Please output exactly the lines of the material from the first through the line containing "1. propose(0, 'y')", and nothing more.

■ **PROVIDED MATERIAL**:

◆ ◆ ◆

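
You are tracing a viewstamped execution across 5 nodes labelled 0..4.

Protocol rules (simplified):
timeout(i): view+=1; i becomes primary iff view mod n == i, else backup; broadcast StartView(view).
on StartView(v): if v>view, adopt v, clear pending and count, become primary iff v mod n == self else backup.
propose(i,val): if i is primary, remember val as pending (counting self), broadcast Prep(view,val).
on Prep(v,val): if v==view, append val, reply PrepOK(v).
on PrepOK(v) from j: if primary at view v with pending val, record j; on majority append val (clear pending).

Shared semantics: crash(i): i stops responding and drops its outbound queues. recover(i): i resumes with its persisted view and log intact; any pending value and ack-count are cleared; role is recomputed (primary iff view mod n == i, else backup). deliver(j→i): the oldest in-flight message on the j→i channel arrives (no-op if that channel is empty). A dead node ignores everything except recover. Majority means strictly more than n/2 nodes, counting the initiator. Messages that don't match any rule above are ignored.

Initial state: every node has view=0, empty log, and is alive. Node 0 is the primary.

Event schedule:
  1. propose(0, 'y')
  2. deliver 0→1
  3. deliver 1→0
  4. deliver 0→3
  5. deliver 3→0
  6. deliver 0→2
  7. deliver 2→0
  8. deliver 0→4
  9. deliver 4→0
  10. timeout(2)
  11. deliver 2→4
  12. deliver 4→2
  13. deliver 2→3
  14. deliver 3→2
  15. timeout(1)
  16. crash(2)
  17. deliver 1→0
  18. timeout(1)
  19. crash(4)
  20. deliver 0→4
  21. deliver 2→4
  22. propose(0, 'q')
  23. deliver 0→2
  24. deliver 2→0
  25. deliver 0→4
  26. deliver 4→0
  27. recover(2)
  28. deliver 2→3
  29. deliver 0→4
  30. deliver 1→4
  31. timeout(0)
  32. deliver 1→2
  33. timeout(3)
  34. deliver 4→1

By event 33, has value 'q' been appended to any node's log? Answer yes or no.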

◆ ◆ ◆

■ **EXERCISE SOLUTION**:
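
You are tracing a viewstamped execution across 5 nodes labelled 0..4.

Protocol rules (simplified):
timeout(i): view+=1; i becomes primary iff view mod n == i, else backup; broadcast StartView(view).
on StartView(v): if v>view, adopt v, clear pending and count, become primary iff v mod n == self else backup.
propose(i,val): if i is primary, remember val as pending (counting self), broadcast Prep(view,val).
on Prep(v,val): if v==view, append val, reply PrepOK(v).
on PrepOK(v) from j: if primary at view v with pending val, record j; on majority append val (clear pending).

Shared semantics: crash(i): i stops responding and drops its outbound queues. recover(i): i resumes with its persisted view and log intact; any pending value and ack-count are cleared; role is recomputed (primary iff view mod n == i, else backup). deliver(j→i): the oldest in-flight message on the j→i channel arrives (no-op if that channel is empty). A dead node ignores everything except recover. Majority means strictly more than n/2 nodes, counting the initiator. Messages that don't match any rule above are ignored.

Initial state: every node has view=0, empty log, and is alive. Node 0 is the primary.

Event schedule:
  1. propose(0, 'y')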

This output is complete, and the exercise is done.